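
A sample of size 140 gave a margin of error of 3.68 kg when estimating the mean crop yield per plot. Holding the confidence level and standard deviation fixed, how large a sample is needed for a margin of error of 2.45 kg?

Margin of error scales as 1/√n, so n₂ = n₁·(E₁/E₂)².
n₂ = 140 × (3.68/2.45)² = 140 × 2.256 = 315.84
Round up: n₂ = 316.

316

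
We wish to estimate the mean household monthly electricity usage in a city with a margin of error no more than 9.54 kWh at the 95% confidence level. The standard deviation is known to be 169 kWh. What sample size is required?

n = 1206

For a mean, the margin of error is E = z·σ/√n, so n = (zσ/E)².
At 95% confidence, z = 1.960.
n = (1.960 × 169 / 9.54)² = 1205.56
Round up: n = 1206.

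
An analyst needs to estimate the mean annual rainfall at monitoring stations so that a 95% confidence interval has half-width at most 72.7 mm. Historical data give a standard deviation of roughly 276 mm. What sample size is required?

For a mean, the margin of error is E = z·σ/√n, so n = (zσ/E)².
At 95% confidence, z = 1.960.
n = (1.960 × 276 / 72.7)² = 55.37
Round up: n = 56.

n = 56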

#####

§ **EXERCISE DETAILS**
Without leaving anything out, retype the material exactly.

§ **TASK OUTPUT**
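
A sample of size 140 gave a margin of error of 3.68 kg when estimating the mean crop yield per plot. Holding the confidence level and standard deviation fixed, how large a sample is needed for a margin of error of 2.45 kg?

Margin of error scales as 1/√n, so n₂ = n₁·(E₁/E₂)².
n₂ = 140 × (3.68/2.45)² = 140 × 2.256 = 315.84
Round up: n₂ = 316.

316

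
We wish to estimate the mean household monthly electricity usage in a city with a margin of error no more than 9.54 kWh at the 95% confidence level. The standard deviation is known to be 169 kWh. What sample size is required?

n = 1206

For a mean, the margin of error is E = z·σ/√n, so n = (zσ/E)².
At 95% confidence, z = 1.960.
n = (1.960 × 169 / 9.54)² = 1205.56
Round up: n = 1206.

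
An analyst needs to estimate the mean annual rainfall at monitoring stations so that a 95% confidence interval has half-width at most 72.7 mm. Historical data give a standard deviation of roughly 276 mm. What sample size is required?

For a mean, the margin of error is E = z·σ/√n, so n = (zσ/E)².
At 95% confidence, z = 1.960.
n = (1.960 × 276 / 72.7)² = 55.37
Round up: n = 56.

n = 56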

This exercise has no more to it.